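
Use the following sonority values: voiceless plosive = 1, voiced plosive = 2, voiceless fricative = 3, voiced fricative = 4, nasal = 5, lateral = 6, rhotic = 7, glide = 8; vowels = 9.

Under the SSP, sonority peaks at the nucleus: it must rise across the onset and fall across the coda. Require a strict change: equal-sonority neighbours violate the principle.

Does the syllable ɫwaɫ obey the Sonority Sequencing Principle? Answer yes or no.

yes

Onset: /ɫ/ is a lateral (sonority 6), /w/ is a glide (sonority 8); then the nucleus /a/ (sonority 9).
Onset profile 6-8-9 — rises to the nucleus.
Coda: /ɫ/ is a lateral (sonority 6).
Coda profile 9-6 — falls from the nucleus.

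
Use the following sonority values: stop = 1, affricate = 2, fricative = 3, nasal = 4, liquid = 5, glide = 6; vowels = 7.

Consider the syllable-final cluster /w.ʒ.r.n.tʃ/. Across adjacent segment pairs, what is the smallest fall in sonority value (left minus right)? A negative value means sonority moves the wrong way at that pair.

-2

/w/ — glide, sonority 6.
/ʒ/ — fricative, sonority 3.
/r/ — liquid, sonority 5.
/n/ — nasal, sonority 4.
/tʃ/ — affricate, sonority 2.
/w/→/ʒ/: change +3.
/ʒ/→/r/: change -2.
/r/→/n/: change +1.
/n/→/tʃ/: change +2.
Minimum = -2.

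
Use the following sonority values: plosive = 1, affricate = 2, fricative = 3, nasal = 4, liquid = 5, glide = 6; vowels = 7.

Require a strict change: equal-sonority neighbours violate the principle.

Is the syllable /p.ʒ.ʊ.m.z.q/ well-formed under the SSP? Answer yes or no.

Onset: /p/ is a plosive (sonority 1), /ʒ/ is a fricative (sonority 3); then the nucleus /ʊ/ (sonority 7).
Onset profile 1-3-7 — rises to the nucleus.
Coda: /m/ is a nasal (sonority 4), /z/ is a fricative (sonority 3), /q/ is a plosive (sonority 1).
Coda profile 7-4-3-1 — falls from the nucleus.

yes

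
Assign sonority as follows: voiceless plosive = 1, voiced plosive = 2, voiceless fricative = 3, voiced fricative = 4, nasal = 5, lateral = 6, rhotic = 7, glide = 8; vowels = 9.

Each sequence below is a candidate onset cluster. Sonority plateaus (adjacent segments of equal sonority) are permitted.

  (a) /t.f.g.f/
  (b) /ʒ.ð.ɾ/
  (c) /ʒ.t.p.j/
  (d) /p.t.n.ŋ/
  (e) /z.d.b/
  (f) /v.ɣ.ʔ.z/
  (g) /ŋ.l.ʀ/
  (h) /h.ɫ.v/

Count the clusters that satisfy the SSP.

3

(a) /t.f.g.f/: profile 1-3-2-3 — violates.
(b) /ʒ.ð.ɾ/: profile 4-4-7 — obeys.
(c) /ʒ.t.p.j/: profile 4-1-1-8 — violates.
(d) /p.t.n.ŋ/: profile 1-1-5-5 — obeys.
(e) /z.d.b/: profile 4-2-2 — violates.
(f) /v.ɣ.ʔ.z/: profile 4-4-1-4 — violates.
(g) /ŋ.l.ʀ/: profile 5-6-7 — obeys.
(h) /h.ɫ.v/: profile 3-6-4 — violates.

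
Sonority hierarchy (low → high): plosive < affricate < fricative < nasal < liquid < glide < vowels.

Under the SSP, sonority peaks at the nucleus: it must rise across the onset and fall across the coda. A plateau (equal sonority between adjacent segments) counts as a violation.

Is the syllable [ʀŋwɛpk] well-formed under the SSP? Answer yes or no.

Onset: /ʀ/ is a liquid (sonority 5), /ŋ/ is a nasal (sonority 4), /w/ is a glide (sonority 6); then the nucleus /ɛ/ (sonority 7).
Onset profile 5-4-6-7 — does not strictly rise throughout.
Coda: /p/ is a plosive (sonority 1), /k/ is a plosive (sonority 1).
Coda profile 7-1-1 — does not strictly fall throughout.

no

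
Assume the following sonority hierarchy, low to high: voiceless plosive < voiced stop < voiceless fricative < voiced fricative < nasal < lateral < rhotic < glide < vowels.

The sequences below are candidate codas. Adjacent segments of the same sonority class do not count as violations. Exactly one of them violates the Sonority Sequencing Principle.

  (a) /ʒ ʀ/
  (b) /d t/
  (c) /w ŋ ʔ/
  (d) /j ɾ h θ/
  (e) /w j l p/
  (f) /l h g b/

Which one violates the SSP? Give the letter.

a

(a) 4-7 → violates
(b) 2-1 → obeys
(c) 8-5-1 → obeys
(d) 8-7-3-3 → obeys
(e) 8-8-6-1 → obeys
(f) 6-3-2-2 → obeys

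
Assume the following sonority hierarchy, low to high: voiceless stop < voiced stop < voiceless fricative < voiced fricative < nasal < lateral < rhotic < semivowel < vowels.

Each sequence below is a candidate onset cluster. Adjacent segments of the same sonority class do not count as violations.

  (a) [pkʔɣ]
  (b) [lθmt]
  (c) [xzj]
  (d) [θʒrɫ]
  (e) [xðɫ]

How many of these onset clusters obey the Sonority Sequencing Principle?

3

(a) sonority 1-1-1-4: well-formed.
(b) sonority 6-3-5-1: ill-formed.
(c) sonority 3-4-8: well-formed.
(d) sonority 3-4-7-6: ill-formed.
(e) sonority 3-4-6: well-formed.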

::::

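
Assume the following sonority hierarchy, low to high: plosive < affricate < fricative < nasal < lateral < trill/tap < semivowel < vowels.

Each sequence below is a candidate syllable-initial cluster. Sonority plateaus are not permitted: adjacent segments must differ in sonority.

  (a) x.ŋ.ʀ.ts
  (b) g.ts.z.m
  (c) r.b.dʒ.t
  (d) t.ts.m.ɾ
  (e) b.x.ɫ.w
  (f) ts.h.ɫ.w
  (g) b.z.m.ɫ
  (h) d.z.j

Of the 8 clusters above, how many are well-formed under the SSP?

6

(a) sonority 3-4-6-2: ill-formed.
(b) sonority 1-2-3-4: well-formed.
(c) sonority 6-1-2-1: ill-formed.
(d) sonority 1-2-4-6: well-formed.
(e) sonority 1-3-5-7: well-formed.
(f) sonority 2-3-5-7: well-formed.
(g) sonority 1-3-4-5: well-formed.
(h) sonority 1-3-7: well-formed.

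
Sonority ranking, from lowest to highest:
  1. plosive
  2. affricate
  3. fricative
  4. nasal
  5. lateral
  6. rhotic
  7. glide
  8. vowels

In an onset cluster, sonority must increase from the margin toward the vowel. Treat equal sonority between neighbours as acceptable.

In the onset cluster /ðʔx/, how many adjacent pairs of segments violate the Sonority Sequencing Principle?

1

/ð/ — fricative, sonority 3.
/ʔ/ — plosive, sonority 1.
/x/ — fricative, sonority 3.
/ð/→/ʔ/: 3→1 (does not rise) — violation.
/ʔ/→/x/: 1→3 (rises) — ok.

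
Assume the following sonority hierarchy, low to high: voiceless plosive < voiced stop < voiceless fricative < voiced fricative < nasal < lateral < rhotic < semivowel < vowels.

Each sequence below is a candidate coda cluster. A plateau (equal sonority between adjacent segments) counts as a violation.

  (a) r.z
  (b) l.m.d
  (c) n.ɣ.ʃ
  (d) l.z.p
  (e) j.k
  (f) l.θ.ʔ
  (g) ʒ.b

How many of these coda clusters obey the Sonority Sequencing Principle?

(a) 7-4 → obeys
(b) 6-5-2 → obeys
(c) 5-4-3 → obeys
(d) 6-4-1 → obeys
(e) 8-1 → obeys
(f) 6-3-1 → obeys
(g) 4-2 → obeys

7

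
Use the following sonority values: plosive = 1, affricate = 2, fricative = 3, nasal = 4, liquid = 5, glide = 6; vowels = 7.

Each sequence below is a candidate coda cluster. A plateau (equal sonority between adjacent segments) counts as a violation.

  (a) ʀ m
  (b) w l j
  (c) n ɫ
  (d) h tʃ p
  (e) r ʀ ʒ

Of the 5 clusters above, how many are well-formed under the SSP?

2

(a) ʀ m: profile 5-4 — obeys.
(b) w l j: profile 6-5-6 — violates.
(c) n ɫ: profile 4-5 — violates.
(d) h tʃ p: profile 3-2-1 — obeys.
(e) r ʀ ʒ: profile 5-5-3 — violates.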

::::

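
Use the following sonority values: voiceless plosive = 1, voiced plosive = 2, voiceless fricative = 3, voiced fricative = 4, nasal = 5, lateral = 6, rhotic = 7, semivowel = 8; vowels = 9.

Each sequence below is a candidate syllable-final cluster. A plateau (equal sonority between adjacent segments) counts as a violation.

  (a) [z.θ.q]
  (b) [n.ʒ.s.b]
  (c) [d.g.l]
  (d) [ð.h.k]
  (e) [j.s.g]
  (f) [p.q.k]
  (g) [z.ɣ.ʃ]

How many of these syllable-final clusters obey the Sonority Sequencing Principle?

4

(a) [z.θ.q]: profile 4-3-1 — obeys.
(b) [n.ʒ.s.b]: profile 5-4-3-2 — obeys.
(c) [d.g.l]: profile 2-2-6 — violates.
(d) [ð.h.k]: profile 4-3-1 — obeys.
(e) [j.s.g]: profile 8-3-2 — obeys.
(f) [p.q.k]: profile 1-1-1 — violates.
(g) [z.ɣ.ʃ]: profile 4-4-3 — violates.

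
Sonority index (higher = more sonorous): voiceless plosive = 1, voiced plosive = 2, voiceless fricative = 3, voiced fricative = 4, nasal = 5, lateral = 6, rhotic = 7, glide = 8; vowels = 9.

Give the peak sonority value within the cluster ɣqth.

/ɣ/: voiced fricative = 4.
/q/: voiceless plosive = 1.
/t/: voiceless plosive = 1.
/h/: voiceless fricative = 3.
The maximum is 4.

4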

::::

- **Work instructions**
Every line in the listing that holds "plateaus" belongs in the answer.

- **Response to this task**
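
Each sequence below is a candidate onset cluster. Sonority plateaus (adjacent segments of equal sonority) are permitted.
Each sequence below is a candidate syllable-initial cluster. Sonority plateaus are not permitted: adjacent segments must differ in sonority.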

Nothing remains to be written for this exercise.